Segment Start: Task data

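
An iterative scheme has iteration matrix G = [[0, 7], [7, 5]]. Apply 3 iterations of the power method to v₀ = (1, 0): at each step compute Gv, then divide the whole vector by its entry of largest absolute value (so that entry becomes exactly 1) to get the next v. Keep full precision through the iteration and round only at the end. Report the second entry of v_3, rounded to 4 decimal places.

Gv0 = (0.00000, 7.00000); divide by 7.00000 → v1 = (0.00000, 1.00000)
Gv1 = (7.00000, 5.00000); divide by 7.00000 → v2 = (1.00000, 0.71429)
Gv2 = (5.00000, 10.57143); divide by 10.57143 → v3 = (0.47297, 1.00000)
Requested entry of v3: 518/518 = 1.0000

1.0000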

Segment End: Task data

Transcribe every entry exactly.

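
An iterative scheme has iteration matrix G = [[0, 7], [7, 5]]. Apply 3 iterations of the power method to v₀ = (1, 0): at each step compute Gv, then divide the whole vector by its entry of largest absolute value (so that entry becomes exactly 1) to get the next v. Keep full precision through the iteration and round only at the end. Report the second entry of v_3, rounded to 4 decimal places.

Gv0 = (0.00000, 7.00000); divide by 7.00000 → v1 = (0.00000, 1.00000)
Gv1 = (7.00000, 5.00000); divide by 7.00000 → v2 = (1.00000, 0.71429)
Gv2 = (5.00000, 10.57143); divide by 10.57143 → v3 = (0.47297, 1.00000)
Requested entry of v3: 518/518 = 1.0000

1.0000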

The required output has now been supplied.